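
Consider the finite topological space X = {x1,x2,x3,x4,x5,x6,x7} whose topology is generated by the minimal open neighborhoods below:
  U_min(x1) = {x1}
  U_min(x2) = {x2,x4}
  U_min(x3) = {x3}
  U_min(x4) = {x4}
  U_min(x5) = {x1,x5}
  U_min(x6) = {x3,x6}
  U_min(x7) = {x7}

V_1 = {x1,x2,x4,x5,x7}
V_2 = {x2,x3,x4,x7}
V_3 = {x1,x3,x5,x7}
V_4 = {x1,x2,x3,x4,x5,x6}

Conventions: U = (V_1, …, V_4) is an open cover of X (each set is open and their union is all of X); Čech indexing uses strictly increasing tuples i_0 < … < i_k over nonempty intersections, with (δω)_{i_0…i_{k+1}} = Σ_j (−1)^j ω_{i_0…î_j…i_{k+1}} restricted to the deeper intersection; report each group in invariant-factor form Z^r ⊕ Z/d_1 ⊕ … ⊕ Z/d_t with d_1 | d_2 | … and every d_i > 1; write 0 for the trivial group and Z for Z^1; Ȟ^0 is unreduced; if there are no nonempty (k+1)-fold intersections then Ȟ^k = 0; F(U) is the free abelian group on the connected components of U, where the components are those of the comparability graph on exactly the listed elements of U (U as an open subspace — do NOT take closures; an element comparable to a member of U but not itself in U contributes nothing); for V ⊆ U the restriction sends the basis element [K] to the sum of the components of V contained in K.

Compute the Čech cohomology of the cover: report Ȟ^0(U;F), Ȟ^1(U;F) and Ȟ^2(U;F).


nerve simplices:
  V12={x2,x4,x7} V13={x1,x5,x7} V14={x1,x2,x4,x5} V23={x3,x7} V24={x2,x3,x4} V34={x1,x3,x5}
  V123={x7} V124={x2,x4} V134={x1,x5} V234={x3}
components per intersection:
  V1: {x1,x5} {x2,x4} {x7}
  V2: {x2,x4} {x3} {x7}
  V3: {x1,x5} {x3} {x7}
  V4: {x1,x5} {x2,x4} {x3,x6}
  V12: {x2,x4} {x7}
  V13: {x1,x5} {x7}
  V14: {x1,x5} {x2,x4}
  V23: {x3} {x7}
  V24: {x2,x4} {x3}
  V34: {x1,x5} {x3}
  V123: {x7}
  V124: {x2,x4}
  V134: {x1,x5}
  V234: {x3}
C dims 12,12,4; δ0: rk 8, SNF 1^8; δ1: rk 4, SNF 1^4
degree 0: 12−8−0 = 4 → Ȟ^0 ≅ Z^4
degree 1: 12−4−8 = 0 → Ȟ^1 ≅ 0
degree 2: 4−0−4 = 0 → Ȟ^2 ≅ 0

Ȟ^0 = Z^4; Ȟ^1 = 0; Ȟ^2 = 0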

### ABOUT THIS TASK
Would you please write out all the entries exactly?

### TASK SOLUTION
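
Consider the finite topological space X = {x1,x2,x3,x4,x5,x6,x7} whose topology is generated by the minimal open neighborhoods below:
  U_min(x1) = {x1}
  U_min(x2) = {x2,x4}
  U_min(x3) = {x3}
  U_min(x4) = {x4}
  U_min(x5) = {x1,x5}
  U_min(x6) = {x3,x6}
  U_min(x7) = {x7}

V_1 = {x1,x2,x4,x5,x7}
V_2 = {x2,x3,x4,x7}
V_3 = {x1,x3,x5,x7}
V_4 = {x1,x2,x3,x4,x5,x6}

Conventions: U = (V_1, …, V_4) is an open cover of X (each set is open and their union is all of X); Čech indexing uses strictly increasing tuples i_0 < … < i_k over nonempty intersections, with (δω)_{i_0…i_{k+1}} = Σ_j (−1)^j ω_{i_0…î_j…i_{k+1}} restricted to the deeper intersection; report each group in invariant-factor form Z^r ⊕ Z/d_1 ⊕ … ⊕ Z/d_t with d_1 | d_2 | … and every d_i > 1; write 0 for the trivial group and Z for Z^1; Ȟ^0 is unreduced; if there are no nonempty (k+1)-fold intersections then Ȟ^k = 0; F(U) is the free abelian group on the connected components of U, where the components are those of the comparability graph on exactly the listed elements of U (U as an open subspace — do NOT take closures; an element comparable to a member of U but not itself in U contributes nothing); for V ⊆ U the restriction sends the basis element [K] to the sum of the components of V contained in K.

Compute the Čech cohomology of the cover: report Ȟ^0(U;F), Ȟ^1(U;F) and Ȟ^2(U;F).


nerve simplices:
  V12={x2,x4,x7} V13={x1,x5,x7} V14={x1,x2,x4,x5} V23={x3,x7} V24={x2,x3,x4} V34={x1,x3,x5}
  V123={x7} V124={x2,x4} V134={x1,x5} V234={x3}
components per intersection:
  V1: {x1,x5} {x2,x4} {x7}
  V2: {x2,x4} {x3} {x7}
  V3: {x1,x5} {x3} {x7}
  V4: {x1,x5} {x2,x4} {x3,x6}
  V12: {x2,x4} {x7}
  V13: {x1,x5} {x7}
  V14: {x1,x5} {x2,x4}
  V23: {x3} {x7}
  V24: {x2,x4} {x3}
  V34: {x1,x5} {x3}
  V123: {x7}
  V124: {x2,x4}
  V134: {x1,x5}
  V234: {x3}
C dims 12,12,4; δ0: rk 8, SNF 1^8; δ1: rk 4, SNF 1^4
degree 0: 12−8−0 = 4 → Ȟ^0 ≅ Z^4
degree 1: 12−4−8 = 0 → Ȟ^1 ≅ 0
degree 2: 4−0−4 = 0 → Ȟ^2 ≅ 0

Ȟ^0 = Z^4; Ȟ^1 = 0; Ȟ^2 = 0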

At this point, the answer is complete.